REQUIRED ACTION
Restate the data below word for word, leaving nothing out.

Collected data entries
══════════

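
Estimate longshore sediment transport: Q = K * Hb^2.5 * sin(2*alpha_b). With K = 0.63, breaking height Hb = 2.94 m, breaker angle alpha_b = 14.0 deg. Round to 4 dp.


Q = K * Hb^2.5 * sin(2 * alpha_b)
Hb^2.5 = 2.94^2.5 = 14.820687
sin(2 * 14.0) = sin(28.0) = 0.469472
Q = 0.63 * 14.820687 * 0.469472
Q = 4.3835 m^3/s

4.3835


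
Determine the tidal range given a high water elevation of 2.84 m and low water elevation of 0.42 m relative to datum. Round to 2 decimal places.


Tidal range = High water - Low water
Tidal range = 2.84 - (0.42)
Tidal range = 2.42 m

2.42


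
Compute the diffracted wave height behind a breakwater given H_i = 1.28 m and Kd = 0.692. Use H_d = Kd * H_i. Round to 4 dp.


H_d = Kd * H_i
H_d = 0.692 * 1.28
H_d = 0.8858 m

0.8858


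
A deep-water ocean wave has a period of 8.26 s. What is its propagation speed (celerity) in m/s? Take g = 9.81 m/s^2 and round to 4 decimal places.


We use the deep-water celerity formula:
C = g * T / (2 * pi)
C = 9.81 * 8.26 / (2 * 3.14159...)
C = 81.030600 / 6.283185
C = 12.8964 m/s

12.8964


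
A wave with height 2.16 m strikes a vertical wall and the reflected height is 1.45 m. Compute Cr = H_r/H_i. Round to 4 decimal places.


Cr = H_r / H_i
Cr = 1.45 / 2.16
Cr = 0.6713

0.6713


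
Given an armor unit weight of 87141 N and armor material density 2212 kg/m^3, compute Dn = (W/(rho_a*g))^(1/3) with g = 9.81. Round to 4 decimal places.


V = W / (rho_a * g)
V = 87141 / (2212 * 9.81)
V = 87141 / 21699.72
V = 4.015766 m^3
Dn = V^(1/3) = 4.015766^(1/3)
Dn = 1.5895 m

1.5895


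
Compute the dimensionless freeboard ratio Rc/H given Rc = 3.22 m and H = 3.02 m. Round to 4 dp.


Relative freeboard = Rc / H
= 3.22 / 3.02
= 1.0662

1.0662


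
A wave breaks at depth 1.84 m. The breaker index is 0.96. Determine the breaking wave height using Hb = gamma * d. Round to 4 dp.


Hb = gamma * d
Hb = 0.96 * 1.84
Hb = 1.7664 m

1.7664


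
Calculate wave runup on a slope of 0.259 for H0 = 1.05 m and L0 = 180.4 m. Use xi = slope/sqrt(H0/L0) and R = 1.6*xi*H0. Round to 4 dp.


xi = slope / sqrt(H0/L0)
H0/L0 = 1.05/180.4 = 0.005820
sqrt(0.005820) = 0.076292
xi = 0.259 / 0.076292 = 3.394872
R = 1.6 * xi * H0 = 1.6 * 3.394872 * 1.05
R = 5.7034 m

5.7034


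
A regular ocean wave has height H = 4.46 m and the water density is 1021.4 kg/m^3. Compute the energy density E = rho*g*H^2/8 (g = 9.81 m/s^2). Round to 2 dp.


E = (1/8) * rho * g * H^2
E = (1/8) * 1021.4 * 9.81 * 4.46^2
E = 0.125 * 1021.4 * 9.81 * 19.8916
E = 24914.06 J/m^2

24914.06


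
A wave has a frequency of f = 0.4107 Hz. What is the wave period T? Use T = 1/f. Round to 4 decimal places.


T = 1 / f
T = 1 / 0.4107
T = 2.4349 s

2.4349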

══════════

WRITTEN SOLUTION
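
Estimate longshore sediment transport: Q = K * Hb^2.5 * sin(2*alpha_b). With K = 0.63, breaking height Hb = 2.94 m, breaker angle alpha_b = 14.0 deg. Round to 4 dp.


Q = K * Hb^2.5 * sin(2 * alpha_b)
Hb^2.5 = 2.94^2.5 = 14.820687
sin(2 * 14.0) = sin(28.0) = 0.469472
Q = 0.63 * 14.820687 * 0.469472
Q = 4.3835 m^3/s

4.3835


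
Determine the tidal range given a high water elevation of 2.84 m and low water elevation of 0.42 m relative to datum. Round to 2 decimal places.


Tidal range = High water - Low water
Tidal range = 2.84 - (0.42)
Tidal range = 2.42 m

2.42


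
Compute the diffracted wave height behind a breakwater given H_i = 1.28 m and Kd = 0.692. Use H_d = Kd * H_i. Round to 4 dp.


H_d = Kd * H_i
H_d = 0.692 * 1.28
H_d = 0.8858 m

0.8858


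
A deep-water ocean wave has a period of 8.26 s. What is its propagation speed (celerity) in m/s? Take g = 9.81 m/s^2 and round to 4 decimal places.


We use the deep-water celerity formula:
C = g * T / (2 * pi)
C = 9.81 * 8.26 / (2 * 3.14159...)
C = 81.030600 / 6.283185
C = 12.8964 m/s

12.8964


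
A wave with height 2.16 m strikes a vertical wall and the reflected height is 1.45 m. Compute Cr = H_r/H_i. Round to 4 decimal places.


Cr = H_r / H_i
Cr = 1.45 / 2.16
Cr = 0.6713

0.6713


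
Given an armor unit weight of 87141 N and armor material density 2212 kg/m^3, compute Dn = (W/(rho_a*g))^(1/3) with g = 9.81. Round to 4 decimal places.


V = W / (rho_a * g)
V = 87141 / (2212 * 9.81)
V = 87141 / 21699.72
V = 4.015766 m^3
Dn = V^(1/3) = 4.015766^(1/3)
Dn = 1.5895 m

1.5895


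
Compute the dimensionless freeboard ratio Rc/H given Rc = 3.22 m and H = 3.02 m. Round to 4 dp.


Relative freeboard = Rc / H
= 3.22 / 3.02
= 1.0662

1.0662


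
A wave breaks at depth 1.84 m. The breaker index is 0.96. Determine the breaking wave height using Hb = gamma * d. Round to 4 dp.


Hb = gamma * d
Hb = 0.96 * 1.84
Hb = 1.7664 m

1.7664


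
Calculate wave runup on a slope of 0.259 for H0 = 1.05 m and L0 = 180.4 m. Use xi = slope/sqrt(H0/L0) and R = 1.6*xi*H0. Round to 4 dp.


xi = slope / sqrt(H0/L0)
H0/L0 = 1.05/180.4 = 0.005820
sqrt(0.005820) = 0.076292
xi = 0.259 / 0.076292 = 3.394872
R = 1.6 * xi * H0 = 1.6 * 3.394872 * 1.05
R = 5.7034 m

5.7034


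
A regular ocean wave has height H = 4.46 m and the water density is 1021.4 kg/m^3. Compute the energy density E = rho*g*H^2/8 (g = 9.81 m/s^2). Round to 2 dp.


E = (1/8) * rho * g * H^2
E = (1/8) * 1021.4 * 9.81 * 4.46^2
E = 0.125 * 1021.4 * 9.81 * 19.8916
E = 24914.06 J/m^2

24914.06


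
A wave has a frequency of f = 0.4107 Hz. What is the wave period T? Use T = 1/f. Round to 4 decimal places.


T = 1 / f
T = 1 / 0.4107
T = 2.4349 s

2.4349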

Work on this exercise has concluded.